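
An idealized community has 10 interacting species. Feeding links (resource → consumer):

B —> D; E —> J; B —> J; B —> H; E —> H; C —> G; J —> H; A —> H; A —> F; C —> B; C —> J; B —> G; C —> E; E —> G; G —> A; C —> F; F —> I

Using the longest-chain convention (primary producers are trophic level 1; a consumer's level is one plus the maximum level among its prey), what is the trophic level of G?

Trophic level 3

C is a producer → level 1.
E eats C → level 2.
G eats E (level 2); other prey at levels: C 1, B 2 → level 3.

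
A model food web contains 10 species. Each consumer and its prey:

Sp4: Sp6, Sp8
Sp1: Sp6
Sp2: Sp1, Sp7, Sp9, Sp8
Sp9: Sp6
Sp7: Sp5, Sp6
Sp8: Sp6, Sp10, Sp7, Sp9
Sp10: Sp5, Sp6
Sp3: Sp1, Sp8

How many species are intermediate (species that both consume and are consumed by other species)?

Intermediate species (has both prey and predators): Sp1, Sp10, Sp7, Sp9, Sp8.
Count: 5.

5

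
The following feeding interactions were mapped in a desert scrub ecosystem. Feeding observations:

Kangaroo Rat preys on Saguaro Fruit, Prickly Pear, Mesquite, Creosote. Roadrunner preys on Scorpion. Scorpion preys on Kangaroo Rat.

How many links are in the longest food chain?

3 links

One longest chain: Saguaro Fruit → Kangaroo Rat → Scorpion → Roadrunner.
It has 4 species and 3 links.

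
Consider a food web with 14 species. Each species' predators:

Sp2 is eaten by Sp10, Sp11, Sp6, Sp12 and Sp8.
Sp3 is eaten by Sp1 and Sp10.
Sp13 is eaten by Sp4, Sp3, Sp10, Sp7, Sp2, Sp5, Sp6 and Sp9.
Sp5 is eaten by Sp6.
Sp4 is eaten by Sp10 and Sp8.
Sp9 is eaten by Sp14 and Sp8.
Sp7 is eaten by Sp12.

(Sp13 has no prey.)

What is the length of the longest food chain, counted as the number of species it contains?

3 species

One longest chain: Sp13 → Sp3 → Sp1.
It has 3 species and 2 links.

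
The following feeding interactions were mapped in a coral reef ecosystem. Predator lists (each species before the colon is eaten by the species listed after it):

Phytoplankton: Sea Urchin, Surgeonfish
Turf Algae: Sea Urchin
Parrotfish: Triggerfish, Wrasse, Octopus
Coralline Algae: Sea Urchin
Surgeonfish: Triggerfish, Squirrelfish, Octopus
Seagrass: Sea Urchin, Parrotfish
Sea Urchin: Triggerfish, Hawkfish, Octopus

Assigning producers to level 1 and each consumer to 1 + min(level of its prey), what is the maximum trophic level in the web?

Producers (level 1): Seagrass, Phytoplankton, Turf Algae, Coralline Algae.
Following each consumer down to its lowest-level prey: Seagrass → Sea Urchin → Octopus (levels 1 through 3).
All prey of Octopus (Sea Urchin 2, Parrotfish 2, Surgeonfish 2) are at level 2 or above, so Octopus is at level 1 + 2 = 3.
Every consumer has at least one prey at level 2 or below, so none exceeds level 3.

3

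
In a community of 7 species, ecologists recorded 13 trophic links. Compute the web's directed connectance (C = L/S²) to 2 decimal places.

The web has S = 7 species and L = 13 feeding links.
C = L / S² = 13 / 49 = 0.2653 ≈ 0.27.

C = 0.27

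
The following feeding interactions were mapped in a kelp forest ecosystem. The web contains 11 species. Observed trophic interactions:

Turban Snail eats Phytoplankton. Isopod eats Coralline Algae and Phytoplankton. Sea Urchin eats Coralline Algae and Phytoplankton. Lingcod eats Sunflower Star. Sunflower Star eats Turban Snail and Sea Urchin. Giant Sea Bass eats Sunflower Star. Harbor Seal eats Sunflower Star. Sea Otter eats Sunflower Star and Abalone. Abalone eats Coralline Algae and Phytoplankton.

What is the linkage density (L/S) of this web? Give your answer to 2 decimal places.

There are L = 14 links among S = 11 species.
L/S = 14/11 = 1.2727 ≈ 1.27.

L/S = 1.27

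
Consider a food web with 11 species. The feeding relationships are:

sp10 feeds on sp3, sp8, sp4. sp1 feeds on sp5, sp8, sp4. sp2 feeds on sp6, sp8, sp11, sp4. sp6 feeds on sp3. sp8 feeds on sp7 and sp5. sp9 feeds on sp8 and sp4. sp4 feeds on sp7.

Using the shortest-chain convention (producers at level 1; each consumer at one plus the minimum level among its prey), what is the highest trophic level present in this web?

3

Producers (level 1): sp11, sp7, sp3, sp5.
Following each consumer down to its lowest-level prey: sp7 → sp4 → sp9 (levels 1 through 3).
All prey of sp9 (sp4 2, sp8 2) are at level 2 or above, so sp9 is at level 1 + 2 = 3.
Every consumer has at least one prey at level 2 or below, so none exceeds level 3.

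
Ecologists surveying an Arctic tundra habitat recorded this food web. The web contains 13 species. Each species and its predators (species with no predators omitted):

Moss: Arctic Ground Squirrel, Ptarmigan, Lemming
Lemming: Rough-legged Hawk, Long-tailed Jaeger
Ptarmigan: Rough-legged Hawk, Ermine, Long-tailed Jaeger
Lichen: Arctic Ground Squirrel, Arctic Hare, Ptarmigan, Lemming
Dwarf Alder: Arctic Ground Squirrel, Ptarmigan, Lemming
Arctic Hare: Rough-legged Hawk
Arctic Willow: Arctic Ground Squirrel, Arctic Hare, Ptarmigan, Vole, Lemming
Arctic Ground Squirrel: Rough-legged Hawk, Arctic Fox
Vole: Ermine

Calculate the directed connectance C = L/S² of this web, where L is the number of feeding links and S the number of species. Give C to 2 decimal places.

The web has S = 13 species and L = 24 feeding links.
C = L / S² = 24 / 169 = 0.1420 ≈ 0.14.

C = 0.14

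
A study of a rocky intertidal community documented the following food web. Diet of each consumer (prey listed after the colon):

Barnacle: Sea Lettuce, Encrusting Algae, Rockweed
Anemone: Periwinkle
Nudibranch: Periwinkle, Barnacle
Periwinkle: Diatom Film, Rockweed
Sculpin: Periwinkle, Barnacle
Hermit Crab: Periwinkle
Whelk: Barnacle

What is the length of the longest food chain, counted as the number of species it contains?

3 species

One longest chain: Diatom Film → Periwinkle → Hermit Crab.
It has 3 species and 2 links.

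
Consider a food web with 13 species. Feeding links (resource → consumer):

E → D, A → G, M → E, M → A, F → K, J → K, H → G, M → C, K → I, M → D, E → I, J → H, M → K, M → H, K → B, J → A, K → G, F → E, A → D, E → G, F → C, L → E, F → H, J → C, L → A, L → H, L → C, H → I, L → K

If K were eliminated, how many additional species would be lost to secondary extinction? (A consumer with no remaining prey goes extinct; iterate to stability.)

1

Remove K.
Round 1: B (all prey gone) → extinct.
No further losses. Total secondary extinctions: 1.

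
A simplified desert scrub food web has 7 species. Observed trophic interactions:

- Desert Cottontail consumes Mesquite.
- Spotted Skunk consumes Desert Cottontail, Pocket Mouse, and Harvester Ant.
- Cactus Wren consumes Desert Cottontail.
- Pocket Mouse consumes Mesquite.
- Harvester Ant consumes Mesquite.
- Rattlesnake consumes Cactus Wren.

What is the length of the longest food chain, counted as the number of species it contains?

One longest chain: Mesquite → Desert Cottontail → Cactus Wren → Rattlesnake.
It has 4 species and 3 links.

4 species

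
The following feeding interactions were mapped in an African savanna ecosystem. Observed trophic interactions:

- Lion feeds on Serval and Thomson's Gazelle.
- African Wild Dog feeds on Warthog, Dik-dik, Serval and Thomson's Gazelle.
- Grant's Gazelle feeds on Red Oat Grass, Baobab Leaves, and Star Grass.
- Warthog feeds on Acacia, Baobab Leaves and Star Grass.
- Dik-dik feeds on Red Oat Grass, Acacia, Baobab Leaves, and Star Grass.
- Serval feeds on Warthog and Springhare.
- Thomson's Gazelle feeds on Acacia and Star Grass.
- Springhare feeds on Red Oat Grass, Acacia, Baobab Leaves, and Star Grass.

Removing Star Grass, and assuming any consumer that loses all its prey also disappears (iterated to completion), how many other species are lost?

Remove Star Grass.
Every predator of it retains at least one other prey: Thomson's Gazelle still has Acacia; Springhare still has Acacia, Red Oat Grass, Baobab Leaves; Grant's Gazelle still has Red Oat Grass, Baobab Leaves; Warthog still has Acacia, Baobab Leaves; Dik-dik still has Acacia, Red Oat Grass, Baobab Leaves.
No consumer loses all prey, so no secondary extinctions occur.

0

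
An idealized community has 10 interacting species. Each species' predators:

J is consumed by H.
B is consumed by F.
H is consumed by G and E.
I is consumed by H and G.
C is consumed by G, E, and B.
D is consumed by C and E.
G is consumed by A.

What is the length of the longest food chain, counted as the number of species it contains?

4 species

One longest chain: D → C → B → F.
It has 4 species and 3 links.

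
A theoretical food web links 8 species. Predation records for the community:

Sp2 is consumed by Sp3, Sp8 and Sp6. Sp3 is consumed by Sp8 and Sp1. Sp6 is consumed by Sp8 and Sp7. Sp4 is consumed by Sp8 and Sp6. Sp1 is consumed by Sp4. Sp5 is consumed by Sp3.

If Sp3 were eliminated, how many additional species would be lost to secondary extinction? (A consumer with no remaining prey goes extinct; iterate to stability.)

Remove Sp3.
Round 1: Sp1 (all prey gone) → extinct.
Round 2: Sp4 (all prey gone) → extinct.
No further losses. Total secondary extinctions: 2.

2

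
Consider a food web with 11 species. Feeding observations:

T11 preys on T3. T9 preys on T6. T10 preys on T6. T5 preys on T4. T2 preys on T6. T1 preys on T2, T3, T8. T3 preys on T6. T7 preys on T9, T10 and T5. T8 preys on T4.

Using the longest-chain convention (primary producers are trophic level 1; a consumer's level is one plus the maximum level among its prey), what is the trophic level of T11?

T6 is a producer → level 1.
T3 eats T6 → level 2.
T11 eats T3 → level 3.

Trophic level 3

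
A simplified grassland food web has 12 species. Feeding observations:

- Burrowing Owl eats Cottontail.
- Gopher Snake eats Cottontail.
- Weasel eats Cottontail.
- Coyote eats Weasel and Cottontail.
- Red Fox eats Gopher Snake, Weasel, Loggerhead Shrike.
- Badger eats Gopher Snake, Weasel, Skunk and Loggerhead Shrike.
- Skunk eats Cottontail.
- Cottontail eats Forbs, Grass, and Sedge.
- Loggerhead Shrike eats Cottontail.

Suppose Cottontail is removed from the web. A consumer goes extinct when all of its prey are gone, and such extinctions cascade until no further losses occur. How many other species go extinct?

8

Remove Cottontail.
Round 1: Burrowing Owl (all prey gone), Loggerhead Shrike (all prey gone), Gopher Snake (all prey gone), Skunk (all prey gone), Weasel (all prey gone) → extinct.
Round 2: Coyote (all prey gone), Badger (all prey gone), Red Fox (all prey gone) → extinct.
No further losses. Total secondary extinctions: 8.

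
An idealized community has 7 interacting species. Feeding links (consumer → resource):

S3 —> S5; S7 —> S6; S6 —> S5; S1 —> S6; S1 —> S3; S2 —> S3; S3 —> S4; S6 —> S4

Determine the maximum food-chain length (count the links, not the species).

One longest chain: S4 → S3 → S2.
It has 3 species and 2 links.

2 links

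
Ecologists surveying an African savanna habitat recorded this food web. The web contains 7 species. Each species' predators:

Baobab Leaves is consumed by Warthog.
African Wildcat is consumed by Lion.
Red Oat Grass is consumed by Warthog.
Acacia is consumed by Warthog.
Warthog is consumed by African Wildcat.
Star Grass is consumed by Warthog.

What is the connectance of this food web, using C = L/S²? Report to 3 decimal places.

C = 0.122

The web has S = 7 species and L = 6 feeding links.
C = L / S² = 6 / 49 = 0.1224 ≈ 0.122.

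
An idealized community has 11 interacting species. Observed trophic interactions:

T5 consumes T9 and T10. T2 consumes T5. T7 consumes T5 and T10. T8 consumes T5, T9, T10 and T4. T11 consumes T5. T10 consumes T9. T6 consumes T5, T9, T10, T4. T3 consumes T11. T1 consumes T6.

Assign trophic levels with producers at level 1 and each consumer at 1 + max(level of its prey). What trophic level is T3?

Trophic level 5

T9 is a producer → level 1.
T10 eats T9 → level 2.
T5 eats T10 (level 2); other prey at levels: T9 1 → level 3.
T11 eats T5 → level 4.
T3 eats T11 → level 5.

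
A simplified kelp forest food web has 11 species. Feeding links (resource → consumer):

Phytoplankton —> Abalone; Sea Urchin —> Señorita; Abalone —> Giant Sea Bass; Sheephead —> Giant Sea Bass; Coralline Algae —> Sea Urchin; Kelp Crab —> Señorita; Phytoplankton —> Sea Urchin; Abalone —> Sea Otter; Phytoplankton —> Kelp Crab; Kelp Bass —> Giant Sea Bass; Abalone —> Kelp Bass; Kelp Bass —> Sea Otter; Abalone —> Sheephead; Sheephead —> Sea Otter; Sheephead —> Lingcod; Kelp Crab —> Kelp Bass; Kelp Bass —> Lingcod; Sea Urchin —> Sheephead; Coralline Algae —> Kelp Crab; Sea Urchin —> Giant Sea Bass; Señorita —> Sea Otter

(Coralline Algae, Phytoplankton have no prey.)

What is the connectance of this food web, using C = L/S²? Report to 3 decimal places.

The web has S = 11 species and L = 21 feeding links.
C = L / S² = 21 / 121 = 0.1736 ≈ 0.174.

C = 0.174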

§ WHAT YOU ARE ASKED TO DO: Write out only the lines that run from the line containing "A simplified desert" through the line containing "- Rattlesnake consumes Cactus Wren.", both included, exactly as they appear above.

§ THE ANSWER:
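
A simplified desert scrub food web has 7 species. Observed trophic interactions:

- Desert Cottontail consumes Mesquite.
- Spotted Skunk consumes Desert Cottontail, Pocket Mouse, and Harvester Ant.
- Cactus Wren consumes Desert Cottontail.
- Pocket Mouse consumes Mesquite.
- Harvester Ant consumes Mesquite.
- Rattlesnake consumes Cactus Wren.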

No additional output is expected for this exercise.